WHAT THIS TASK INVOLVES —
Transcribe the entries in full, keeping each word as it is.

-*-*-

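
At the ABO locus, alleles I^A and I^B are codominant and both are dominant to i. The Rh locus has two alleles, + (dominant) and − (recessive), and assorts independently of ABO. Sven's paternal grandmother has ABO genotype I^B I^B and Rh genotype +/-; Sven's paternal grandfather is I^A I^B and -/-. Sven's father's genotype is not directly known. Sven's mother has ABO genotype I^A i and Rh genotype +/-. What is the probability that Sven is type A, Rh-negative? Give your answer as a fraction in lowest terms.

3/32

Sven's father's ABO genotype from I^B I^B × I^A I^B: 1/2 I^A I^B, 1/2 I^B I^B.
Crossing each possibility with the mother I^A i and summing P(type A): 1/2·1/2 + 1/2·0 = 1/4.
Similarly for Rh via the father's Rh distribution: P(Rh-) = 3/8.
Independent loci: 1/4 × 3/8 = 3/32.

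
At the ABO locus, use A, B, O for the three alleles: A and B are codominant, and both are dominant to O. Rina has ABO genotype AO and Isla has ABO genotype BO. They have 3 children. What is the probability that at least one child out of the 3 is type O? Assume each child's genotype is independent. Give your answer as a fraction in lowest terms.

ABO cross AO × BO → 1/4 O, 1/4 A, 1/4 B, 1/4 AB.
So P(type O) = 1/4 per child.
P(none) = (3/4)^3 = 27/64; P(at least one) = 1 − 27/64 = 37/64.

37/64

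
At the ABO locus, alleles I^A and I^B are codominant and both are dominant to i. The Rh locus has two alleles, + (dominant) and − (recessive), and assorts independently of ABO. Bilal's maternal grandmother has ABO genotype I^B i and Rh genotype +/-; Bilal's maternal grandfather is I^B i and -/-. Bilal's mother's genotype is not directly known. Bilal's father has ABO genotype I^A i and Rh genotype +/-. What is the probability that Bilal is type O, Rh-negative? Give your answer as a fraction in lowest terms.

Bilal's mother's ABO genotype from I^B i × I^B i: 1/4 I^B I^B, 1/2 I^B i, 1/4 i i.
Crossing each possibility with the father I^A i and summing P(type O): 1/4·0 + 1/2·1/4 + 1/4·1/2 = 1/4.
Similarly for Rh via the mother's Rh distribution: P(Rh-) = 3/8.
Independent loci: 1/4 × 3/8 = 3/32.

3/32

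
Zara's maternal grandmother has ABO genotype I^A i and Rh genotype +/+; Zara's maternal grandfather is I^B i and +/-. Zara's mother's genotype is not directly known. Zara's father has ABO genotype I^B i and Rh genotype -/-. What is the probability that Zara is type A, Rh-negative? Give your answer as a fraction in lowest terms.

1/32

Zara's mother's ABO genotype from I^A i × I^B i: 1/4 I^A I^B, 1/4 I^A i, 1/4 I^B i, 1/4 i i.
Crossing each possibility with the father I^B i and summing P(type A): 1/4·1/4 + 1/4·1/4 + 1/4·0 + 1/4·0 = 1/8.
Similarly for Rh via the mother's Rh distribution: P(Rh-) = 1/4.
Independent loci: 1/8 × 1/4 = 1/32.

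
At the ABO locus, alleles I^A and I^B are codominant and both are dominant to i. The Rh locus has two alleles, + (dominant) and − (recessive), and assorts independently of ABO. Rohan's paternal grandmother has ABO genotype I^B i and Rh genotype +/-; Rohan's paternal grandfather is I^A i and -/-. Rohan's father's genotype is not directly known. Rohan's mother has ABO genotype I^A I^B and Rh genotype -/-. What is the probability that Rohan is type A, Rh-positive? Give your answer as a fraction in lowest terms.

3/32

Rohan's father's ABO genotype from I^B i × I^A i: 1/4 I^A I^B, 1/4 I^A i, 1/4 I^B i, 1/4 i i.
Crossing each possibility with the mother I^A I^B and summing P(type A): 1/4·1/4 + 1/4·1/2 + 1/4·1/4 + 1/4·1/2 = 3/8.
Similarly for Rh via the father's Rh distribution: P(Rh+) = 1/4.
Independent loci: 3/8 × 1/4 = 3/32.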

-*-*-

RESULT FOR THIS TASK —
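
At the ABO locus, alleles I^A and I^B are codominant and both are dominant to i. The Rh locus has two alleles, + (dominant) and − (recessive), and assorts independently of ABO. Sven's paternal grandmother has ABO genotype I^B I^B and Rh genotype +/-; Sven's paternal grandfather is I^A I^B and -/-. Sven's father's genotype is not directly known. Sven's mother has ABO genotype I^A i and Rh genotype +/-. What is the probability that Sven is type A, Rh-negative? Give your answer as a fraction in lowest terms.

3/32

Sven's father's ABO genotype from I^B I^B × I^A I^B: 1/2 I^A I^B, 1/2 I^B I^B.
Crossing each possibility with the mother I^A i and summing P(type A): 1/2·1/2 + 1/2·0 = 1/4.
Similarly for Rh via the father's Rh distribution: P(Rh-) = 3/8.
Independent loci: 1/4 × 3/8 = 3/32.

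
At the ABO locus, use A, B, O for the three alleles: A and B are codominant, and both are dominant to O. Rina has ABO genotype AO and Isla has ABO genotype BO. They have 3 children. What is the probability that at least one child out of the 3 is type O? Assume each child's genotype is independent. Give your answer as a fraction in lowest terms.

ABO cross AO × BO → 1/4 O, 1/4 A, 1/4 B, 1/4 AB.
So P(type O) = 1/4 per child.
P(none) = (3/4)^3 = 27/64; P(at least one) = 1 − 27/64 = 37/64.

37/64

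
At the ABO locus, alleles I^A and I^B are codominant and both are dominant to i. The Rh locus has two alleles, + (dominant) and − (recessive), and assorts independently of ABO. Bilal's maternal grandmother has ABO genotype I^B i and Rh genotype +/-; Bilal's maternal grandfather is I^B i and -/-. Bilal's mother's genotype is not directly known. Bilal's father has ABO genotype I^A i and Rh genotype +/-. What is the probability that Bilal is type O, Rh-negative? Give your answer as a fraction in lowest terms.

Bilal's mother's ABO genotype from I^B i × I^B i: 1/4 I^B I^B, 1/2 I^B i, 1/4 i i.
Crossing each possibility with the father I^A i and summing P(type O): 1/4·0 + 1/2·1/4 + 1/4·1/2 = 1/4.
Similarly for Rh via the mother's Rh distribution: P(Rh-) = 3/8.
Independent loci: 1/4 × 3/8 = 3/32.

3/32

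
Zara's maternal grandmother has ABO genotype I^A i and Rh genotype +/+; Zara's maternal grandfather is I^B i and +/-. Zara's mother's genotype is not directly known. Zara's father has ABO genotype I^B i and Rh genotype -/-. What is the probability that Zara is type A, Rh-negative? Give your answer as a fraction in lowest terms.

1/32

Zara's mother's ABO genotype from I^A i × I^B i: 1/4 I^A I^B, 1/4 I^A i, 1/4 I^B i, 1/4 i i.
Crossing each possibility with the father I^B i and summing P(type A): 1/4·1/4 + 1/4·1/4 + 1/4·0 + 1/4·0 = 1/8.
Similarly for Rh via the mother's Rh distribution: P(Rh-) = 1/4.
Independent loci: 1/8 × 1/4 = 1/32.

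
At the ABO locus, alleles I^A and I^B are codominant and both are dominant to i. The Rh locus has two alleles, + (dominant) and − (recessive), and assorts independently of ABO. Rohan's paternal grandmother has ABO genotype I^B i and Rh genotype +/-; Rohan's paternal grandfather is I^A i and -/-. Rohan's father's genotype is not directly known. Rohan's mother has ABO genotype I^A I^B and Rh genotype -/-. What is the probability that Rohan is type A, Rh-positive? Give your answer as a fraction in lowest terms.

3/32

Rohan's father's ABO genotype from I^B i × I^A i: 1/4 I^A I^B, 1/4 I^A i, 1/4 I^B i, 1/4 i i.
Crossing each possibility with the mother I^A I^B and summing P(type A): 1/4·1/4 + 1/4·1/2 + 1/4·1/4 + 1/4·1/2 = 3/8.
Similarly for Rh via the father's Rh distribution: P(Rh+) = 1/4.
Independent loci: 3/8 × 1/4 = 3/32.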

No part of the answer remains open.